Required work:
When the line containing "Answer: 3*I/10 ≈ 0.3*I" appears in the entries below, begin printing there and stop after the line containing "Answer: -1024"; print each of those lines exactly and no other line.

Dataset:
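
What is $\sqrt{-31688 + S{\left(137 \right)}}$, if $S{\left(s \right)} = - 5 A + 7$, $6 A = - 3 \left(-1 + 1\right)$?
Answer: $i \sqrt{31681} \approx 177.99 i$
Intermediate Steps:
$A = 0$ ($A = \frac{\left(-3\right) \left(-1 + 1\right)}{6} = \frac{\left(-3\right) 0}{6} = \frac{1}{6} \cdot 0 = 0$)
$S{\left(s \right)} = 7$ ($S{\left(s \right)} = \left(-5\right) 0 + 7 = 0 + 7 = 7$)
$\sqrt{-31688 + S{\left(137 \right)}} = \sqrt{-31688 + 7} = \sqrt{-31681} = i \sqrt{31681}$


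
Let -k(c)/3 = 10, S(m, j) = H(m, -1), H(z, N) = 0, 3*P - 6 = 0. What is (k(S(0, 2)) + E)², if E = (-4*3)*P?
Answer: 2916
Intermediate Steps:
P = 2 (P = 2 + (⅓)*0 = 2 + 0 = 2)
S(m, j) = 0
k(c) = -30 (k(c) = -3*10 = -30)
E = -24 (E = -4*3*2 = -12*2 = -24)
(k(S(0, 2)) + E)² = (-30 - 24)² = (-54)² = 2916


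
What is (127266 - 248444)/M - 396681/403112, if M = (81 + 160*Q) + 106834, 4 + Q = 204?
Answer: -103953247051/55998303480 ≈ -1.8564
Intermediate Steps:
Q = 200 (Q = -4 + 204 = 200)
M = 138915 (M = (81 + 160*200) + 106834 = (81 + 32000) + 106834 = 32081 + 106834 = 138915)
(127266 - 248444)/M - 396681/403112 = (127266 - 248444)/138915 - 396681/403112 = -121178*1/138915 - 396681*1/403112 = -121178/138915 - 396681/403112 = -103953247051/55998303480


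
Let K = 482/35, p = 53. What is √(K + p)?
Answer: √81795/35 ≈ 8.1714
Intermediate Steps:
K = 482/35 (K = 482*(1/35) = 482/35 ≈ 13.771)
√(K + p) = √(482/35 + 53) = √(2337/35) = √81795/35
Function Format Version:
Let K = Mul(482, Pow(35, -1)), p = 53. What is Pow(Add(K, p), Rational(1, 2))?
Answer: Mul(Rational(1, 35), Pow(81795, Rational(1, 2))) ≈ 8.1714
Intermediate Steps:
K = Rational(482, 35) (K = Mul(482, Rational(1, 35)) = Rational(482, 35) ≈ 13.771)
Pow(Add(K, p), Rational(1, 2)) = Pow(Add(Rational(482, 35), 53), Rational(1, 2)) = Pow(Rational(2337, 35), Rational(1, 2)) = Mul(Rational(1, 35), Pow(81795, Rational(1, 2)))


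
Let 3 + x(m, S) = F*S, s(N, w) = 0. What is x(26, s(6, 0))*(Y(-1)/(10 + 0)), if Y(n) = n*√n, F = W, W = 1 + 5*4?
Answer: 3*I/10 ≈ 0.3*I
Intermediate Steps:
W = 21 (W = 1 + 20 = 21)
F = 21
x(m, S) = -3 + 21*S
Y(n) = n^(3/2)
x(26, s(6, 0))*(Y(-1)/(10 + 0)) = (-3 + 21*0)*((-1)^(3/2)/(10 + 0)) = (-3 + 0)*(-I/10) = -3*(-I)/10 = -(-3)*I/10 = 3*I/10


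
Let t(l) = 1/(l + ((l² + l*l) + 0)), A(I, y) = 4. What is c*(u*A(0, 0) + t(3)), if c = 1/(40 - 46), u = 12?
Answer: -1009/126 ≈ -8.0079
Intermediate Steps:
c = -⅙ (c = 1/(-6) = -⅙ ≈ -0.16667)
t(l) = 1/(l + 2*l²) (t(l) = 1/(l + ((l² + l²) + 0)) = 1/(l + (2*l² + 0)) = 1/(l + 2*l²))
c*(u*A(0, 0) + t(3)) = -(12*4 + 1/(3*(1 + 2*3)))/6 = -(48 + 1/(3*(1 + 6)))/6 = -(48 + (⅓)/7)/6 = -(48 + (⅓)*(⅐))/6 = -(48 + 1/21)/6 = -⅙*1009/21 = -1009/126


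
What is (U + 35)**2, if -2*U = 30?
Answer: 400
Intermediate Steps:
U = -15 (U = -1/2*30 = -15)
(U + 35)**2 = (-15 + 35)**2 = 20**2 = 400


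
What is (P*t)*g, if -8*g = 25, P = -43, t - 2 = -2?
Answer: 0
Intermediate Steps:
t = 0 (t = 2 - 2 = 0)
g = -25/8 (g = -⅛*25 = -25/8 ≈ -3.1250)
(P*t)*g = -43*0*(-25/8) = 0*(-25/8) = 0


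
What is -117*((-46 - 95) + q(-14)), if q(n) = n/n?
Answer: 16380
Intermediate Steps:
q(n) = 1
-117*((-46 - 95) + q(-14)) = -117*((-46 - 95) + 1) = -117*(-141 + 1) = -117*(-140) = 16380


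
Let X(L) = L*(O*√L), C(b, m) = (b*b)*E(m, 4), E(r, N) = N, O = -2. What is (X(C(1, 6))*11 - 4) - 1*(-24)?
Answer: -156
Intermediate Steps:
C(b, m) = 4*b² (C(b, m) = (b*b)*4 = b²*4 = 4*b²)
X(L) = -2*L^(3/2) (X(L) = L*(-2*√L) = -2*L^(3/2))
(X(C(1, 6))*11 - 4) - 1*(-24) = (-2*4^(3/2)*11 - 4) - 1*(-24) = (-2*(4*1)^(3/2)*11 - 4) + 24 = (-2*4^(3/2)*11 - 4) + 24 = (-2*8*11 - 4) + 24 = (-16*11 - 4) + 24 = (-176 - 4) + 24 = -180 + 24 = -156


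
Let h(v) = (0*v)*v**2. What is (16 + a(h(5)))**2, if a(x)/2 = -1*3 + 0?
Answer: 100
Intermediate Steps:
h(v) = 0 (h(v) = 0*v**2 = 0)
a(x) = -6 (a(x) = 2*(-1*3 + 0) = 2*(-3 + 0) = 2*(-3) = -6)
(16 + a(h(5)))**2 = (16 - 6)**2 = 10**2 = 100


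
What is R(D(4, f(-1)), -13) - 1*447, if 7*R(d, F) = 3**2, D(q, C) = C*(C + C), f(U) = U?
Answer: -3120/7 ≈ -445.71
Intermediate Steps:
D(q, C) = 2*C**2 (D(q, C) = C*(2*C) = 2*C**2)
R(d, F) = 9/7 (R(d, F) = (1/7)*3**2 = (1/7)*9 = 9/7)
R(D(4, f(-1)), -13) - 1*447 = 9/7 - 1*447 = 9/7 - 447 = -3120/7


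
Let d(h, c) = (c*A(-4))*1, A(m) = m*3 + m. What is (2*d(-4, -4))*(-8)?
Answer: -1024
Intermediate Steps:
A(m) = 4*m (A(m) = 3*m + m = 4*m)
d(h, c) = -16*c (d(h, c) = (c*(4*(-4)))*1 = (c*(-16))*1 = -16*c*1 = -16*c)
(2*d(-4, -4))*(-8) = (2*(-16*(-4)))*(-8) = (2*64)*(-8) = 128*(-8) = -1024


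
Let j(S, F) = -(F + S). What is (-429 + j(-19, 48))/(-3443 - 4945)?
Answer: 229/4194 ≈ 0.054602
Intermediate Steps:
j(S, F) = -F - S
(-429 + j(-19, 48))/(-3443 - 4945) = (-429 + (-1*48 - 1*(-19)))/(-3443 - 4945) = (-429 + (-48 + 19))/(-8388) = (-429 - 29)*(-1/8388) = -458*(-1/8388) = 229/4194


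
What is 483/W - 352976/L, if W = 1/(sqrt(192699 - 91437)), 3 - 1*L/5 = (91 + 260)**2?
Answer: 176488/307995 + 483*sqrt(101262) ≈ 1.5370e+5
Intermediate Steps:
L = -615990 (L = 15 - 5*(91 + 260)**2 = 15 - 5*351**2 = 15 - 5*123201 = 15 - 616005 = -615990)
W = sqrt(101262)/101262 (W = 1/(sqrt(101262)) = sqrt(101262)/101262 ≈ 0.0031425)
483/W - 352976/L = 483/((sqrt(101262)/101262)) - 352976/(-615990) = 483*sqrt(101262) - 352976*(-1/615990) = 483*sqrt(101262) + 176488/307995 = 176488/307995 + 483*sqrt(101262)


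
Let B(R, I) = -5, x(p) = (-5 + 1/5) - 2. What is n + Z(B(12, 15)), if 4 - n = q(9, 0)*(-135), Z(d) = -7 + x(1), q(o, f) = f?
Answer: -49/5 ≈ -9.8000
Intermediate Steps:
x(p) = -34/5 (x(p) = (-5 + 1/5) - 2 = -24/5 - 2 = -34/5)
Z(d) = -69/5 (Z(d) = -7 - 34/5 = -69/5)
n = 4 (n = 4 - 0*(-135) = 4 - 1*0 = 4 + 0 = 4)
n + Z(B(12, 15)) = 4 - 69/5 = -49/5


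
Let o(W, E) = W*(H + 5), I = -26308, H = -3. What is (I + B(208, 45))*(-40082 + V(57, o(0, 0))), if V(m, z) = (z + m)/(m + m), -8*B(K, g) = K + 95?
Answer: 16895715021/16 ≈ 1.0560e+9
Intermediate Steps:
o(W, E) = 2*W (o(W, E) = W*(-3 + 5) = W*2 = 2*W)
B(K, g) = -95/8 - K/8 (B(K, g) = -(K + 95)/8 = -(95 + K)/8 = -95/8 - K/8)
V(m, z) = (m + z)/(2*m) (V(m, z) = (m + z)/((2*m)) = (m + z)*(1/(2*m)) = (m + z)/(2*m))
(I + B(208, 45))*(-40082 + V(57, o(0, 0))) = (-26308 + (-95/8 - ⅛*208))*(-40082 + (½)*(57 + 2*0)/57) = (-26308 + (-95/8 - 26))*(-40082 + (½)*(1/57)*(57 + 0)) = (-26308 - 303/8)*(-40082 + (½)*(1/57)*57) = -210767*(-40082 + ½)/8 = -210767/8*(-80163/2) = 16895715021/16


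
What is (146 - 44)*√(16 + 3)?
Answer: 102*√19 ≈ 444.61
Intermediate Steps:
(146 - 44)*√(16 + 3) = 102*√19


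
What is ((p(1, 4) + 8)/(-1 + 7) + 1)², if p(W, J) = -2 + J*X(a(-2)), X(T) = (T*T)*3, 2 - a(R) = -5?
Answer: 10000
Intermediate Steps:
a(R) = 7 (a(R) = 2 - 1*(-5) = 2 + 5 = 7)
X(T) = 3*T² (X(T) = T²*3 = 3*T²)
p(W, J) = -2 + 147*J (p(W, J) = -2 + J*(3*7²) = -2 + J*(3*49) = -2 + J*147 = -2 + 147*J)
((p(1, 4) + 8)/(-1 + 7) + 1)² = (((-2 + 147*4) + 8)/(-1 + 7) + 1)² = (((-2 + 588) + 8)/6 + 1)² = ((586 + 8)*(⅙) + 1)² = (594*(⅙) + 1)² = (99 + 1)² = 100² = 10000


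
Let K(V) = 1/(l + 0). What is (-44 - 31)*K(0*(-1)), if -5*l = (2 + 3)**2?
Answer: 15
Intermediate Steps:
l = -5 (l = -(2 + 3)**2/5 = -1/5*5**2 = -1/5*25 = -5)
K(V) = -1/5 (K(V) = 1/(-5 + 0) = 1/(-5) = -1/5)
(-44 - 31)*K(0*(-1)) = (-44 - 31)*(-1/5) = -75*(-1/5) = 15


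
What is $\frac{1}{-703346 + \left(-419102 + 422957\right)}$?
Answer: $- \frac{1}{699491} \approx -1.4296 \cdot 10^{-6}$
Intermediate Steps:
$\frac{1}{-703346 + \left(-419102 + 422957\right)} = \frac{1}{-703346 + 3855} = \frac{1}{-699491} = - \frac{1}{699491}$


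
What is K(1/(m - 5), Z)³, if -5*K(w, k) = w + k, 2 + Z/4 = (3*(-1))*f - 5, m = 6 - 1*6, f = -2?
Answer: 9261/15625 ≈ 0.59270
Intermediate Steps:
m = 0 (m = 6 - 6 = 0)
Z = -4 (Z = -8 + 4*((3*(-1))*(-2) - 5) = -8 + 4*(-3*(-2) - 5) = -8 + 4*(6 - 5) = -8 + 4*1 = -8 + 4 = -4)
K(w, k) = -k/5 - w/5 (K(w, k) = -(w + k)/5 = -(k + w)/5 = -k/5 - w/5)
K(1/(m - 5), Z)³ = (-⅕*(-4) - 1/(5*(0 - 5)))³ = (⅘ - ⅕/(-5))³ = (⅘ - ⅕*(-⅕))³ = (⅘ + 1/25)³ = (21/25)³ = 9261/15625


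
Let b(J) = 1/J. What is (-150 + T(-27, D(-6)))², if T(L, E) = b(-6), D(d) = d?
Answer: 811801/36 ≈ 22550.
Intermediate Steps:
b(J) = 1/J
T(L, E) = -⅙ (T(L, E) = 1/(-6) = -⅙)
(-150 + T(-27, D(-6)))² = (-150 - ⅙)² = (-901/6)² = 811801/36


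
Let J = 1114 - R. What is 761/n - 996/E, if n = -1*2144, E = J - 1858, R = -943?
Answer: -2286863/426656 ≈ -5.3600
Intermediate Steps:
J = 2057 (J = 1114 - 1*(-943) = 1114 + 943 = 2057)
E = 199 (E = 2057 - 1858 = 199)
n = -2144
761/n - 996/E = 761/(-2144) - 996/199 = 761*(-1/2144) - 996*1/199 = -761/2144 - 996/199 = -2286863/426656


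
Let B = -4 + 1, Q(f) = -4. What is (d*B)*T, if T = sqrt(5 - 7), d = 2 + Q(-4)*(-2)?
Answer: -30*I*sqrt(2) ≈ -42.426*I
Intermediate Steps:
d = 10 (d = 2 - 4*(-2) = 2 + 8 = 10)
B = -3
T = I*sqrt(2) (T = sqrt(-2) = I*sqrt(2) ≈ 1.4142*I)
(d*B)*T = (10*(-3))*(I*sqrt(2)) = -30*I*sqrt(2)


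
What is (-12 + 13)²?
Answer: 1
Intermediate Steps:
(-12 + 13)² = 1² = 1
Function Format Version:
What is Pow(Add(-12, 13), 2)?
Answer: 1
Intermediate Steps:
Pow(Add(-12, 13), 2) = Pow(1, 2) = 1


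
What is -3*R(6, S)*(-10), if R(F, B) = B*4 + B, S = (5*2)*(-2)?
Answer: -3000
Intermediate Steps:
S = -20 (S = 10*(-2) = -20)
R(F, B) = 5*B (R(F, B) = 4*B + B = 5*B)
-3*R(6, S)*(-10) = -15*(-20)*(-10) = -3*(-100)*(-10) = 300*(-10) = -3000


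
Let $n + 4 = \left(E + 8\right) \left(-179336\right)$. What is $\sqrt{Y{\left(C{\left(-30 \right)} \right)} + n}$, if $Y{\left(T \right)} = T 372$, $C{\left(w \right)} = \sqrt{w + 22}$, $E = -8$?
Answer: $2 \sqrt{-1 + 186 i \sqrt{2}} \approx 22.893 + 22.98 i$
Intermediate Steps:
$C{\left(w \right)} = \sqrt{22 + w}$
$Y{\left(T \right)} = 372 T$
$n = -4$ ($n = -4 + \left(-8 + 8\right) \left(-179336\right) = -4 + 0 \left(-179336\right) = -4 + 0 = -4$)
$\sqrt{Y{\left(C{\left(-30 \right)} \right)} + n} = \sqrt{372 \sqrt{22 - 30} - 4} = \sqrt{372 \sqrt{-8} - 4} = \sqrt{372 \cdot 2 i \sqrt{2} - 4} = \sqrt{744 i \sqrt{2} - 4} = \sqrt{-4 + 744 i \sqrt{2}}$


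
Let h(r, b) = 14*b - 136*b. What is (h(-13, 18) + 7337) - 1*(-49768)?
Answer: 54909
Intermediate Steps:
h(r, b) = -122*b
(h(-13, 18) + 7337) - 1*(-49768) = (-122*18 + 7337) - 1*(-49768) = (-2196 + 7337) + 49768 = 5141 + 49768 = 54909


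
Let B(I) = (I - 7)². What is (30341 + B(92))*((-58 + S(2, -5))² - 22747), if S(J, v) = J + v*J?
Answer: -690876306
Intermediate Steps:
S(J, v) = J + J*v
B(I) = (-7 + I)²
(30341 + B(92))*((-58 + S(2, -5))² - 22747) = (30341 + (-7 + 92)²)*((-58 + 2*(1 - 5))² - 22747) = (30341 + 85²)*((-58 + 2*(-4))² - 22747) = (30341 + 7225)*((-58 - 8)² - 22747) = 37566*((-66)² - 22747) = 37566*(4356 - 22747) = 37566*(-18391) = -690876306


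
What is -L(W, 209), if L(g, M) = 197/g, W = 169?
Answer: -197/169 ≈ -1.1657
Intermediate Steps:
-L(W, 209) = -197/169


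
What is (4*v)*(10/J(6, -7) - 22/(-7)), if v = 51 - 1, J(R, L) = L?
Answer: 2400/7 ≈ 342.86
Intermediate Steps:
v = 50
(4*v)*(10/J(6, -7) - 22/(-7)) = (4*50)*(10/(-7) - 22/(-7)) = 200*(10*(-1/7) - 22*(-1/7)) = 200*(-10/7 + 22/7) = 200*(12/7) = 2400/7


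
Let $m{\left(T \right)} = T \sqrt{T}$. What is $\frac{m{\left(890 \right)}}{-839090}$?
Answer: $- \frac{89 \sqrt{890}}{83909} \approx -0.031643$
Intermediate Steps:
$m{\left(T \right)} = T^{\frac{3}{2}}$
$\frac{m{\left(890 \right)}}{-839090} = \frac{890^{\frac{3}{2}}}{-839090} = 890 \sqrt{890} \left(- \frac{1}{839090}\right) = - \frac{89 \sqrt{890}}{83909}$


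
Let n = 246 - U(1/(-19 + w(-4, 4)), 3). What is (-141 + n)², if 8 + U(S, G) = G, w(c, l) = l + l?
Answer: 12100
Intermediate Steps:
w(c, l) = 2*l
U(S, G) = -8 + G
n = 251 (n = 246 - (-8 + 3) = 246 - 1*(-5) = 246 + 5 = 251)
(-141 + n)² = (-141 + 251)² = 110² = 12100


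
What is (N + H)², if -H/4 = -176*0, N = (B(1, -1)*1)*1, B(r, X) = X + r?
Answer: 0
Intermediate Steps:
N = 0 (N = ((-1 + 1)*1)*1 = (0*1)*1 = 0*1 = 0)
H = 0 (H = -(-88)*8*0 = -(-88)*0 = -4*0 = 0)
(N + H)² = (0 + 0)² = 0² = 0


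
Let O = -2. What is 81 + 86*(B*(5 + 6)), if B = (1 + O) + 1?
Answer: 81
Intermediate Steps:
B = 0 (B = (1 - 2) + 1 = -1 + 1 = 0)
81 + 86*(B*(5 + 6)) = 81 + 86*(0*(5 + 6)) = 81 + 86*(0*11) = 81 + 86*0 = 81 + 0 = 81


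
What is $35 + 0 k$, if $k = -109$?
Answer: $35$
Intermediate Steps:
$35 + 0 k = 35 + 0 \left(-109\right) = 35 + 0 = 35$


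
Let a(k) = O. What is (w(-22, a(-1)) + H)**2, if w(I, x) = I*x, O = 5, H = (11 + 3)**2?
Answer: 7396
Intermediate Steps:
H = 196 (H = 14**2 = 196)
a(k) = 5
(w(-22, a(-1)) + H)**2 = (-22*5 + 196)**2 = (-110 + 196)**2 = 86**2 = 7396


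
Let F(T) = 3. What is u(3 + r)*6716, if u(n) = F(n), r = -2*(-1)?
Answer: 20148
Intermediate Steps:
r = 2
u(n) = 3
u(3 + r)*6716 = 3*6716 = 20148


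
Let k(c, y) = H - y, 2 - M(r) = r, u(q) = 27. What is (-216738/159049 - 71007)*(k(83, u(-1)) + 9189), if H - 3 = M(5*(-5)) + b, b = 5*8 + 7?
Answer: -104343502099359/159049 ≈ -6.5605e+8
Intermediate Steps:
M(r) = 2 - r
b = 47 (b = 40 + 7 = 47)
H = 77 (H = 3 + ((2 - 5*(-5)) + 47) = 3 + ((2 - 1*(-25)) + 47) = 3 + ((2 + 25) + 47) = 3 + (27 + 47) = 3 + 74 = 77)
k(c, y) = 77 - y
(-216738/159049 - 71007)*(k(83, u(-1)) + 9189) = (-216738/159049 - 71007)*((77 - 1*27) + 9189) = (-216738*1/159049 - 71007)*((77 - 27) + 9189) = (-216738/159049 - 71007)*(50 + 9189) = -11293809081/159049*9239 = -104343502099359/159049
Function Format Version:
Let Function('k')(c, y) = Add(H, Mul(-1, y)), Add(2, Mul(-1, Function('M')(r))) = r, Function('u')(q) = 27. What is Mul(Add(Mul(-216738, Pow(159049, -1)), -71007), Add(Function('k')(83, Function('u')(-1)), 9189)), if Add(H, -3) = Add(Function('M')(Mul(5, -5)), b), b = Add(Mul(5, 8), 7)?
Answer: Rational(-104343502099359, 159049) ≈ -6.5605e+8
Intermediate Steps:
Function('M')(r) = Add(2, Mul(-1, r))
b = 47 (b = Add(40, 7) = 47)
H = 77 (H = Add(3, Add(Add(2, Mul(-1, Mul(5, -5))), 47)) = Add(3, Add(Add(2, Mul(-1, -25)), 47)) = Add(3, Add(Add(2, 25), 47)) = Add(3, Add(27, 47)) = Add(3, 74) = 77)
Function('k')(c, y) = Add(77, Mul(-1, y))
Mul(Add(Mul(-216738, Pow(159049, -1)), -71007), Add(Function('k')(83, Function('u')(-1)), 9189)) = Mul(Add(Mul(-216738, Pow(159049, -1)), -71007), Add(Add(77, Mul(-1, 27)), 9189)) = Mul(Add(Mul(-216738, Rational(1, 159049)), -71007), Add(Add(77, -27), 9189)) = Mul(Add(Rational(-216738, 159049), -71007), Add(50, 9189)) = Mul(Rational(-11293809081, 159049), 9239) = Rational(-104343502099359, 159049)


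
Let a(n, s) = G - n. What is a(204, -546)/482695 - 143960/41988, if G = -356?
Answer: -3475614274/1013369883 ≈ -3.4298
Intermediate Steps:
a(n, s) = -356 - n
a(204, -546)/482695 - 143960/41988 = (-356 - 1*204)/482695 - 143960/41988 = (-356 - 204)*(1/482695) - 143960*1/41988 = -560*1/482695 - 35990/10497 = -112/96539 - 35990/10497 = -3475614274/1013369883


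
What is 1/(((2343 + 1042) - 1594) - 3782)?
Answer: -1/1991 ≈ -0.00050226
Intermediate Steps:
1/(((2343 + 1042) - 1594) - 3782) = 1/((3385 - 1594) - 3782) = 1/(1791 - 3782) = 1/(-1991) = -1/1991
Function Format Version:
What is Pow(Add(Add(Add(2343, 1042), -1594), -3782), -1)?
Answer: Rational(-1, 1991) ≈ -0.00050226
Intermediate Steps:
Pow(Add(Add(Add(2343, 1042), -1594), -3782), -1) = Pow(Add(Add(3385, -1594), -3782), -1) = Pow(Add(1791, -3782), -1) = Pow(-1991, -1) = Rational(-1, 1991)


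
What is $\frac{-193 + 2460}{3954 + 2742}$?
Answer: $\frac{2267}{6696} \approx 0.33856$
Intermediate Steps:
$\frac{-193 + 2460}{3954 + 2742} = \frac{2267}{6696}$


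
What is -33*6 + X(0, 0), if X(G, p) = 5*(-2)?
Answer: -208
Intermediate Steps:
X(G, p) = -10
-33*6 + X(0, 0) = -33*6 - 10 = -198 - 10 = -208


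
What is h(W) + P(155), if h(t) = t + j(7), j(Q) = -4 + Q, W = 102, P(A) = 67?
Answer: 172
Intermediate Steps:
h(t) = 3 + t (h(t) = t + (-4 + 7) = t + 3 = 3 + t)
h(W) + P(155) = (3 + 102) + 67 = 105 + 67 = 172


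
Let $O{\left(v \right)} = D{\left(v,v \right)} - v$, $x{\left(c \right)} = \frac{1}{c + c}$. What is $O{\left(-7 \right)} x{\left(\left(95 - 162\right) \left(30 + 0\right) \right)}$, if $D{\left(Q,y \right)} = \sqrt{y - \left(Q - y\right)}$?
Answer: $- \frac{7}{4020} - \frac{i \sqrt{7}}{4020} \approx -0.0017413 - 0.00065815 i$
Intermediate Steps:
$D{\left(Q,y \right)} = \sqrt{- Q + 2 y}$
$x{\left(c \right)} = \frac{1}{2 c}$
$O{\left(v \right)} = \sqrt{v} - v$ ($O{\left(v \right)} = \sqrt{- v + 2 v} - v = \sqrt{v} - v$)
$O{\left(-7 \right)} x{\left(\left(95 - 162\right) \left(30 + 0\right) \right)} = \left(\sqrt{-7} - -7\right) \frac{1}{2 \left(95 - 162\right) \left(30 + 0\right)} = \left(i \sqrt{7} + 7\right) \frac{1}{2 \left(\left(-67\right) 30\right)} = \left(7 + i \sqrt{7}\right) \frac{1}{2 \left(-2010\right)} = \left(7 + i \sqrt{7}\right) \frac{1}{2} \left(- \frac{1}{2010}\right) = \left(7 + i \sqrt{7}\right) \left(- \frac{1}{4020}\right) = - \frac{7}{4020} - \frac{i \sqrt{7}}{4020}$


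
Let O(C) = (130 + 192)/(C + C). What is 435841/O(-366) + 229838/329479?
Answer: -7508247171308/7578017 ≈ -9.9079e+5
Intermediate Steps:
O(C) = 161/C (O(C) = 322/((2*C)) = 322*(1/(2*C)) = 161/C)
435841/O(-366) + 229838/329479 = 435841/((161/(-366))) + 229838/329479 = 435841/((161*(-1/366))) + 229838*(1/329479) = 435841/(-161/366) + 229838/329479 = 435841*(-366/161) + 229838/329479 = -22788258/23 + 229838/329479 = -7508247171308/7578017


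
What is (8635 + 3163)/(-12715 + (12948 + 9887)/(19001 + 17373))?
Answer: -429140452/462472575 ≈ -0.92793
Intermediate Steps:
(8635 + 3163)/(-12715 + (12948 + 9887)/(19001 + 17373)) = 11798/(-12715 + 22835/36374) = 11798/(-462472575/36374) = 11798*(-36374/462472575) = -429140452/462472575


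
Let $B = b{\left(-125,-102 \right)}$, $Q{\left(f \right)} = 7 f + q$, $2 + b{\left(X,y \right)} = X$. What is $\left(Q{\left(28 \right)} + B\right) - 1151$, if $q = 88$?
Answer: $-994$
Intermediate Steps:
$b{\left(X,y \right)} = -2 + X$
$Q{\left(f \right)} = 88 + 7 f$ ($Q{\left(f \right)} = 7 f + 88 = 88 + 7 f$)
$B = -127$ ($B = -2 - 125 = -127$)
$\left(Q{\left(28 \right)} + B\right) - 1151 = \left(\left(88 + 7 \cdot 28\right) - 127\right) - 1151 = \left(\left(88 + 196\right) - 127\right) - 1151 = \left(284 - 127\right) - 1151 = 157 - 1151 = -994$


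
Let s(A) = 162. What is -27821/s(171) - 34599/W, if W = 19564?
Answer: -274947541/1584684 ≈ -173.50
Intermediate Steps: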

Exercise output:
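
Answer: 3*I/10 ≈ 0.3*I
Intermediate Steps:
W = 21 (W = 1 + 20 = 21)
F = 21
x(m, S) = -3 + 21*S
Y(n) = n^(3/2)
x(26, s(6, 0))*(Y(-1)/(10 + 0)) = (-3 + 21*0)*((-1)^(3/2)/(10 + 0)) = (-3 + 0)*(-I/10) = -3*(-I)/10 = -(-3)*I/10 = 3*I/10


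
Let t(l) = 1/(l + ((l² + l*l) + 0)), A(I, y) = 4. What is c*(u*A(0, 0) + t(3)), if c = 1/(40 - 46), u = 12?
Answer: -1009/126 ≈ -8.0079
Intermediate Steps:
c = -⅙ (c = 1/(-6) = -⅙ ≈ -0.16667)
t(l) = 1/(l + 2*l²) (t(l) = 1/(l + ((l² + l²) + 0)) = 1/(l + (2*l² + 0)) = 1/(l + 2*l²))
c*(u*A(0, 0) + t(3)) = -(12*4 + 1/(3*(1 + 2*3)))/6 = -(48 + 1/(3*(1 + 6)))/6 = -(48 + (⅓)/7)/6 = -(48 + (⅓)*(⅐))/6 = -(48 + 1/21)/6 = -⅙*1009/21 = -1009/126


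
What is (U + 35)**2, if -2*U = 30?
Answer: 400
Intermediate Steps:
U = -15 (U = -1/2*30 = -15)
(U + 35)**2 = (-15 + 35)**2 = 20**2 = 400


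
What is (P*t)*g, if -8*g = 25, P = -43, t - 2 = -2?
Answer: 0
Intermediate Steps:
t = 0 (t = 2 - 2 = 0)
g = -25/8 (g = -⅛*25 = -25/8 ≈ -3.1250)
(P*t)*g = -43*0*(-25/8) = 0*(-25/8) = 0


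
What is -117*((-46 - 95) + q(-14)), if q(n) = n/n?
Answer: 16380
Intermediate Steps:
q(n) = 1
-117*((-46 - 95) + q(-14)) = -117*((-46 - 95) + 1) = -117*(-141 + 1) = -117*(-140) = 16380


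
Let X(L) = L*(O*√L), C(b, m) = (b*b)*E(m, 4), E(r, N) = N, O = -2. What is (X(C(1, 6))*11 - 4) - 1*(-24)?
Answer: -156
Intermediate Steps:
C(b, m) = 4*b² (C(b, m) = (b*b)*4 = b²*4 = 4*b²)
X(L) = -2*L^(3/2) (X(L) = L*(-2*√L) = -2*L^(3/2))
(X(C(1, 6))*11 - 4) - 1*(-24) = (-2*4^(3/2)*11 - 4) - 1*(-24) = (-2*(4*1)^(3/2)*11 - 4) + 24 = (-2*4^(3/2)*11 - 4) + 24 = (-2*8*11 - 4) + 24 = (-16*11 - 4) + 24 = (-176 - 4) + 24 = -180 + 24 = -156


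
Let h(v) = (0*v)*v**2. What is (16 + a(h(5)))**2, if a(x)/2 = -1*3 + 0?
Answer: 100
Intermediate Steps:
h(v) = 0 (h(v) = 0*v**2 = 0)
a(x) = -6 (a(x) = 2*(-1*3 + 0) = 2*(-3 + 0) = 2*(-3) = -6)
(16 + a(h(5)))**2 = (16 - 6)**2 = 10**2 = 100


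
What is R(D(4, f(-1)), -13) - 1*447, if 7*R(d, F) = 3**2, D(q, C) = C*(C + C), f(U) = U?
Answer: -3120/7 ≈ -445.71
Intermediate Steps:
D(q, C) = 2*C**2 (D(q, C) = C*(2*C) = 2*C**2)
R(d, F) = 9/7 (R(d, F) = (1/7)*3**2 = (1/7)*9 = 9/7)
R(D(4, f(-1)), -13) - 1*447 = 9/7 - 1*447 = 9/7 - 447 = -3120/7


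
Let d(h, c) = (c*A(-4))*1, A(m) = m*3 + m. What is (2*d(-4, -4))*(-8)?
Answer: -1024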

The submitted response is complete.